- WORK ITEM
Search the records below for the word "gives", then return every line where it appears.

START DATASET RECORDS

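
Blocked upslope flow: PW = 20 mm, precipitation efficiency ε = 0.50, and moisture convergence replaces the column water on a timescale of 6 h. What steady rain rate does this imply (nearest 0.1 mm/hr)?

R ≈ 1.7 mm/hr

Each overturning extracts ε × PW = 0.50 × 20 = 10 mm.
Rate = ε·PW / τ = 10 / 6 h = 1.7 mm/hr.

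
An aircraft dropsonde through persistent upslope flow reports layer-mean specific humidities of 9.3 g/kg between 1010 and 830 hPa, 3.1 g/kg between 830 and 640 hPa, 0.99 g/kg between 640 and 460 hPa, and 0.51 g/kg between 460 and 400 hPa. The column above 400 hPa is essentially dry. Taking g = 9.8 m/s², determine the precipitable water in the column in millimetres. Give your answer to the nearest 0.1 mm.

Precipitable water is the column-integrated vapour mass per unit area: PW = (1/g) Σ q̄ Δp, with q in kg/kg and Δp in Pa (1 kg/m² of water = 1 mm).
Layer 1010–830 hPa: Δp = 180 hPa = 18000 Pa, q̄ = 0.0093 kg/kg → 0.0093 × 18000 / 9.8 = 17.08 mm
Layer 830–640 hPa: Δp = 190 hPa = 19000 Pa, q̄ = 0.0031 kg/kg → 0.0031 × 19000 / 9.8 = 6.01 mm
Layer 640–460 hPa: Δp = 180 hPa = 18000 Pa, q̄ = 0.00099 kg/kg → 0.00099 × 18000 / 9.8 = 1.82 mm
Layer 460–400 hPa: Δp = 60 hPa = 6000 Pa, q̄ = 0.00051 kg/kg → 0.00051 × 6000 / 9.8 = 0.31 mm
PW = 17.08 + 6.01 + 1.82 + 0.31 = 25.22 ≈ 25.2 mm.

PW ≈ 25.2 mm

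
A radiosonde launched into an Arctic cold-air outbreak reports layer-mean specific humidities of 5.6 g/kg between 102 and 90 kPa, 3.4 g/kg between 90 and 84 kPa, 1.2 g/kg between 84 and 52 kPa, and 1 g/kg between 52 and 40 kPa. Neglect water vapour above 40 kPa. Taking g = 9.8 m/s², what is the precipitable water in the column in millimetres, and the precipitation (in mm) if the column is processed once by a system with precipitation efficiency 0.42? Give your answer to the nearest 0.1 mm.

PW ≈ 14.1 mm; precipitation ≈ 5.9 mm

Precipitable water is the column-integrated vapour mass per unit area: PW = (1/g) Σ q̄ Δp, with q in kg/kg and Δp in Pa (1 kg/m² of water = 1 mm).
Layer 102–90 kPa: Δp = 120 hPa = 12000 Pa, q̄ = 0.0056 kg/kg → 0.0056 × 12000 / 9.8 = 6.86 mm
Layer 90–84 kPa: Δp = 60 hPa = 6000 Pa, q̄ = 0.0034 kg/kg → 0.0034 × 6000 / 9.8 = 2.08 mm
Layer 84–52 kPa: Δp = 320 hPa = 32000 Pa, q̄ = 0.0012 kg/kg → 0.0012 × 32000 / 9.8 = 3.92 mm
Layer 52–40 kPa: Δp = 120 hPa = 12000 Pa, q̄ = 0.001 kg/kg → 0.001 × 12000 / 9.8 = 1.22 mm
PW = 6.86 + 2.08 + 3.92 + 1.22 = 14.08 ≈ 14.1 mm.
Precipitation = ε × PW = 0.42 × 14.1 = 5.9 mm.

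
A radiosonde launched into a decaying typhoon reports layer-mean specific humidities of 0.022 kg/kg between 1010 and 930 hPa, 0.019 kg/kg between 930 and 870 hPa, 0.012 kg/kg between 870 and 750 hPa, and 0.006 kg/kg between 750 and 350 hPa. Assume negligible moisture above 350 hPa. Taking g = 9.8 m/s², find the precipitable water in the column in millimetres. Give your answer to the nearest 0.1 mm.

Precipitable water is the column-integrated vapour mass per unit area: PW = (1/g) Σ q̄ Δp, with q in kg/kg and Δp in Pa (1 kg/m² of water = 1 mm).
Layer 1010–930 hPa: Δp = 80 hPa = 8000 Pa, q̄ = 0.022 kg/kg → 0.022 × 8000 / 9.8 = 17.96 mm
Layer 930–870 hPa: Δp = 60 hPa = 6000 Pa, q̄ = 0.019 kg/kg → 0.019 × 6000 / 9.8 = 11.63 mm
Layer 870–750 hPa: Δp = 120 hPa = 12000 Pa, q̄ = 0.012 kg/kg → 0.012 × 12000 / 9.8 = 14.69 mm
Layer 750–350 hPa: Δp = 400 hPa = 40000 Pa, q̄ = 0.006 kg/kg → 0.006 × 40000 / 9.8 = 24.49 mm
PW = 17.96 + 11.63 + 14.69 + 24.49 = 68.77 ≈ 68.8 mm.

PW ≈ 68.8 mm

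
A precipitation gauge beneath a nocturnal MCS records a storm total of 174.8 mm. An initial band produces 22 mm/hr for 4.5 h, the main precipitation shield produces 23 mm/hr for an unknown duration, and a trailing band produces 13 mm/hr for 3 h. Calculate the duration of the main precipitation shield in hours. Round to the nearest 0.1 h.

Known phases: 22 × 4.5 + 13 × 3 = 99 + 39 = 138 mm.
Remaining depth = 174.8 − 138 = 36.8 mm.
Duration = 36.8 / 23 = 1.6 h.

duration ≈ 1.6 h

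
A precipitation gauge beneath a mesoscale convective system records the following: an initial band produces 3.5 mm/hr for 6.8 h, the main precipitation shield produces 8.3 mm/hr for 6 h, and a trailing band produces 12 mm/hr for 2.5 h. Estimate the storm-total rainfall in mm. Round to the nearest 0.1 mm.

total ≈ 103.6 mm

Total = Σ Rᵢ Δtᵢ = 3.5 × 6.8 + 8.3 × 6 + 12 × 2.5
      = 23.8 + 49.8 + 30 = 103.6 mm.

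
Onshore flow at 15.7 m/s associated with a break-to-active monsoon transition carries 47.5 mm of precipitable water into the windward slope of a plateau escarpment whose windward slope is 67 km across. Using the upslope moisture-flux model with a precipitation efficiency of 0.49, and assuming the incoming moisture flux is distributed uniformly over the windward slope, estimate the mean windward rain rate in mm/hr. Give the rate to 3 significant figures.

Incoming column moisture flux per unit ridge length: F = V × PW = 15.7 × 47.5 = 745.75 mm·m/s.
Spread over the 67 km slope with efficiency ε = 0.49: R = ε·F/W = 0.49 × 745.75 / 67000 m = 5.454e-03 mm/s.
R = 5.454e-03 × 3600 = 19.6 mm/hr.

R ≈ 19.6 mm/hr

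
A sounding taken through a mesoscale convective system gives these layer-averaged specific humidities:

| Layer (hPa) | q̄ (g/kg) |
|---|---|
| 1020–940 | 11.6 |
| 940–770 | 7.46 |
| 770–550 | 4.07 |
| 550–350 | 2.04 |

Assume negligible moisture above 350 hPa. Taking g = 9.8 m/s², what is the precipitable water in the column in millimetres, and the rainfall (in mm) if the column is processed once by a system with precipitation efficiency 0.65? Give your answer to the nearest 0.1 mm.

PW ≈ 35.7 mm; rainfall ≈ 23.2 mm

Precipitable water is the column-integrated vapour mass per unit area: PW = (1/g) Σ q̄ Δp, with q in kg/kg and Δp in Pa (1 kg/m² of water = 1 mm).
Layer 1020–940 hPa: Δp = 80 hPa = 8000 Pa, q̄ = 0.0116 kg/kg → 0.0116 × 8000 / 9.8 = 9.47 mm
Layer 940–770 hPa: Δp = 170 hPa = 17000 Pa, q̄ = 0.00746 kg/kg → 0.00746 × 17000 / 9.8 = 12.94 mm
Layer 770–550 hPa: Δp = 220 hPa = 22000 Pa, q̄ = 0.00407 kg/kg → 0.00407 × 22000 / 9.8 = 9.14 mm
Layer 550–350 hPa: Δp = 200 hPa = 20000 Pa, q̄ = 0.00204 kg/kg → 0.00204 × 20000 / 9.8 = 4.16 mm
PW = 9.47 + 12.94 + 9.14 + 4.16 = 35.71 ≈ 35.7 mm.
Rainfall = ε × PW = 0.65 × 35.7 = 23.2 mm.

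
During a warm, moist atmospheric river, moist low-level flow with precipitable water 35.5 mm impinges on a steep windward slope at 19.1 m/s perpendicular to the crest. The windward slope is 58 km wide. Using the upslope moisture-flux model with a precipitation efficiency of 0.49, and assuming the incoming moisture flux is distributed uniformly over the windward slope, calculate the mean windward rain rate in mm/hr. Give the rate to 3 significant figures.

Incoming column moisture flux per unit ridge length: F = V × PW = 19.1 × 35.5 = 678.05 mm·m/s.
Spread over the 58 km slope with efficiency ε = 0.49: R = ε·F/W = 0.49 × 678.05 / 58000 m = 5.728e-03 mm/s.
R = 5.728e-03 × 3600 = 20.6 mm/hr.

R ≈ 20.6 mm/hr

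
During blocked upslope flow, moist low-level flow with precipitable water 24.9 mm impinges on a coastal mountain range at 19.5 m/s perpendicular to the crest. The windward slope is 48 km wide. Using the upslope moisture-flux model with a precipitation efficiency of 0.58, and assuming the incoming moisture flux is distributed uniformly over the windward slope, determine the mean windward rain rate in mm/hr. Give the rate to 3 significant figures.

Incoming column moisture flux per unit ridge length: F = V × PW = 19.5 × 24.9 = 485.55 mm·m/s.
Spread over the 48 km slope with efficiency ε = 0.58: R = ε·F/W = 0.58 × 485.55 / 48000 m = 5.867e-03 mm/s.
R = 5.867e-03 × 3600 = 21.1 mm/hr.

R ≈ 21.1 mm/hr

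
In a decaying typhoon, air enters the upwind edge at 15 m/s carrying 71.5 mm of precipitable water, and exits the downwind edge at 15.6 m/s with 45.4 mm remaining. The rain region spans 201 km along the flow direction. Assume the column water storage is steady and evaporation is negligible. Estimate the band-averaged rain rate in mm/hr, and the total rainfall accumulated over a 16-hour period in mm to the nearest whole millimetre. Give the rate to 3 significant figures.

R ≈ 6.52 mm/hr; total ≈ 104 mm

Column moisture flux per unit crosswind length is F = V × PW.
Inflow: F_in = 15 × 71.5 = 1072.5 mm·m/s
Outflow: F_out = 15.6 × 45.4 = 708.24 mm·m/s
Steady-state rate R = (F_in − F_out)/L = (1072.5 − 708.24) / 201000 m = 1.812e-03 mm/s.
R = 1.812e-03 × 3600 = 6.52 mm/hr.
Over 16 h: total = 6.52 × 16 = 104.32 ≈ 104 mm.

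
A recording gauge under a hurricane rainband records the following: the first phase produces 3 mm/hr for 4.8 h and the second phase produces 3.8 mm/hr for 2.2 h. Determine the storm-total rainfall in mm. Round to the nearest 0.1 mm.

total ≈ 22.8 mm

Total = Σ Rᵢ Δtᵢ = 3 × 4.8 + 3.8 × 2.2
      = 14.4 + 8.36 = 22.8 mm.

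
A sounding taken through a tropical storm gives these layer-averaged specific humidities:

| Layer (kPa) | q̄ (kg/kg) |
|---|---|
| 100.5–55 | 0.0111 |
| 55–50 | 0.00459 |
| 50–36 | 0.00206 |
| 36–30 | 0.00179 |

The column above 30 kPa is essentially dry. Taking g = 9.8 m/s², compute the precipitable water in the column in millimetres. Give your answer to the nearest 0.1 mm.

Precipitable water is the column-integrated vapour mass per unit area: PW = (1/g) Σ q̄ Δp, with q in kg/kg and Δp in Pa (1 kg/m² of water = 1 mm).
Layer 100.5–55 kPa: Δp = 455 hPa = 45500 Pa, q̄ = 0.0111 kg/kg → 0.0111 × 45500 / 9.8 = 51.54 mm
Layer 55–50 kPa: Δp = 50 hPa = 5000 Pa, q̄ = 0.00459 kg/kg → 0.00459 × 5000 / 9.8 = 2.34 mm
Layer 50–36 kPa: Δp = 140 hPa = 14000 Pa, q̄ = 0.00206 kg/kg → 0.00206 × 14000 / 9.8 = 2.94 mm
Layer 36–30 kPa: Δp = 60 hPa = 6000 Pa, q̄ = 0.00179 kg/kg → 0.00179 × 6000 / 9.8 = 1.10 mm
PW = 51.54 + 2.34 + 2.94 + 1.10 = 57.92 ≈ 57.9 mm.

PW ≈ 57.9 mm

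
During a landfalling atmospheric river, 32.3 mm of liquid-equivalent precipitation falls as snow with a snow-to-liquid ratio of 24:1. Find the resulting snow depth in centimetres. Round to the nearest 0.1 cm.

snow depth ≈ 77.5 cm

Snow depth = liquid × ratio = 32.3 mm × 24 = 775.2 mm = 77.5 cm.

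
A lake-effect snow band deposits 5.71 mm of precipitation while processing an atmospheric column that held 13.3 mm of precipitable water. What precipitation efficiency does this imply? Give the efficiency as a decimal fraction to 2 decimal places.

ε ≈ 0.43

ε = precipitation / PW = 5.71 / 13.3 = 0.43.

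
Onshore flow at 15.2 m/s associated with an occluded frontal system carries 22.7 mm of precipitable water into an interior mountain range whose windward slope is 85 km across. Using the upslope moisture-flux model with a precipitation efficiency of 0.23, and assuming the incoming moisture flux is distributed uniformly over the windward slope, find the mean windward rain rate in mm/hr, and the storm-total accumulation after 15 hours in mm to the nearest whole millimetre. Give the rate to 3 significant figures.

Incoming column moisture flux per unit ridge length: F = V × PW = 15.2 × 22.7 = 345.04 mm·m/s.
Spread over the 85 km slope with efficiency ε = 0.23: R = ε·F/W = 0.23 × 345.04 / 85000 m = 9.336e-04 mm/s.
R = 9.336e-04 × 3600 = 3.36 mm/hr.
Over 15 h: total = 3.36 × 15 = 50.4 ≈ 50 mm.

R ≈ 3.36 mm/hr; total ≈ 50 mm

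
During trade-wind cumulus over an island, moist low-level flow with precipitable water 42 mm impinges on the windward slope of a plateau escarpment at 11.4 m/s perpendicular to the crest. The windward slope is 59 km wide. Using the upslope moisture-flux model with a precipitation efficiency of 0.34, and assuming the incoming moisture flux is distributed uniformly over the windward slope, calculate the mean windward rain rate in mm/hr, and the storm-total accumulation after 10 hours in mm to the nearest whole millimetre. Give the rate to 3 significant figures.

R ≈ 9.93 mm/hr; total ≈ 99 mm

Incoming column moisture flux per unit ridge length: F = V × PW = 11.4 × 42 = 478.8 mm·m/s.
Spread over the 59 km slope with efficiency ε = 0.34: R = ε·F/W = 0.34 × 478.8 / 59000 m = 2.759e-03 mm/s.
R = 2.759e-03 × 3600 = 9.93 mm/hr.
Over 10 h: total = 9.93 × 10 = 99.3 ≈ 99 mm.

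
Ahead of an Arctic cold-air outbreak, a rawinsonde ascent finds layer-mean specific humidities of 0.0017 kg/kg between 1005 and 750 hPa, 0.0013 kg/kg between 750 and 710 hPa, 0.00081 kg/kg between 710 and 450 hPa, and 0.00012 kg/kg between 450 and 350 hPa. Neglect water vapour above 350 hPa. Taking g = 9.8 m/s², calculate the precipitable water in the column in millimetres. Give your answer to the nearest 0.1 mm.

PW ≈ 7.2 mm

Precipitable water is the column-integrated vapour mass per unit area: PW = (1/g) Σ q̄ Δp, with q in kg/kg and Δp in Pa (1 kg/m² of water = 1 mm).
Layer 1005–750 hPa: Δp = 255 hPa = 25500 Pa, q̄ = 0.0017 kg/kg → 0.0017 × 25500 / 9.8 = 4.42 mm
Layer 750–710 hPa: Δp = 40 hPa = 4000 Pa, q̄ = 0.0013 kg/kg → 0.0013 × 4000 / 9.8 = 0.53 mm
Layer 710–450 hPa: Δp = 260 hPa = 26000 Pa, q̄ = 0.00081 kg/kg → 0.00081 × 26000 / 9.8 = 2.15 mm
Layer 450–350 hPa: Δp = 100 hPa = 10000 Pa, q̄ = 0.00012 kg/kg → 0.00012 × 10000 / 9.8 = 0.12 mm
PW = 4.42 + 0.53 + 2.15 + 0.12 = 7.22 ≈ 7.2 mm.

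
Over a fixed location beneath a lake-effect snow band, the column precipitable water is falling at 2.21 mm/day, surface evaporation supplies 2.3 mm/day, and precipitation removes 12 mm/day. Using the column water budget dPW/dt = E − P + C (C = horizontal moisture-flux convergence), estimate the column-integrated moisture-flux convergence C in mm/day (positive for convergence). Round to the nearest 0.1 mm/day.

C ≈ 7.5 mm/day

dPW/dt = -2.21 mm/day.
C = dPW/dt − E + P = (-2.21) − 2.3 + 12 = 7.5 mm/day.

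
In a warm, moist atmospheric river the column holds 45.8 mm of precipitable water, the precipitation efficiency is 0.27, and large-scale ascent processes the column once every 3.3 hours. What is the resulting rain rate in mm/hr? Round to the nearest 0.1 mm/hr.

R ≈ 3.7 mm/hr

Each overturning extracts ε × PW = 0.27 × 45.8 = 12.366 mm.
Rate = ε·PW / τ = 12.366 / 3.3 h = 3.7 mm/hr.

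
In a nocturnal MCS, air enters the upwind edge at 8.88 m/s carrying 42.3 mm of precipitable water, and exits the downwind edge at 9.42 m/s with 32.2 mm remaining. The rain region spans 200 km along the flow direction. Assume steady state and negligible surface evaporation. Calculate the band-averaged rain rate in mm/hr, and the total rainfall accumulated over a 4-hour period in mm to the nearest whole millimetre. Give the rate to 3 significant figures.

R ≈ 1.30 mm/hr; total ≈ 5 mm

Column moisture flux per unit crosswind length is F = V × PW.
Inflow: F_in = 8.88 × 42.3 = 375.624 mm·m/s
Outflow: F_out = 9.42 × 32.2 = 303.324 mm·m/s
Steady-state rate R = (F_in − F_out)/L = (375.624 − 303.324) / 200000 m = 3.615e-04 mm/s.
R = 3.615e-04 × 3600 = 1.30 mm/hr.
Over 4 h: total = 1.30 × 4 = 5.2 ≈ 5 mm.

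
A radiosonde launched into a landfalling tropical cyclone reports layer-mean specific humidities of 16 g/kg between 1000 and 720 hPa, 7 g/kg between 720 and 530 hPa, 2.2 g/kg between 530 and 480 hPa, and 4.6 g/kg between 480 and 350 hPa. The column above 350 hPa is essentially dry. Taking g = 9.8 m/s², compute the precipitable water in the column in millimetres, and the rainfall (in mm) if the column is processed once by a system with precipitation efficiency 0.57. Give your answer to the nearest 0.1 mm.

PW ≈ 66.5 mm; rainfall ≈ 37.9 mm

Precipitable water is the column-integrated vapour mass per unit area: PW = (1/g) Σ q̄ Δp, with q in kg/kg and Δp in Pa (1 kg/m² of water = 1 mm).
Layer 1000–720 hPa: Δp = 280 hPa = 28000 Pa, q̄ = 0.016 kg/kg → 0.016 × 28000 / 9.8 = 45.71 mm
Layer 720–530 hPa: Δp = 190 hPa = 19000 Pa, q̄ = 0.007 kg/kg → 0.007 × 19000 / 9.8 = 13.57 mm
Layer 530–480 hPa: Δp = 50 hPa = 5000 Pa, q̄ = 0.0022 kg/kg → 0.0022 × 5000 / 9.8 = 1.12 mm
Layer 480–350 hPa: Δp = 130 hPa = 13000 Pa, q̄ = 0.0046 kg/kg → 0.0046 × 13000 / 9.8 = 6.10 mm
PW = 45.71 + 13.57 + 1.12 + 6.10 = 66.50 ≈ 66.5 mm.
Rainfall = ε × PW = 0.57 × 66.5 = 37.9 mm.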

END DATASET RECORDS

- SOLUTION FOR THIS TASK
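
A sounding taken through a mesoscale convective system gives these layer-averaged specific humidities:
A sounding taken through a tropical storm gives these layer-averaged specific humidities: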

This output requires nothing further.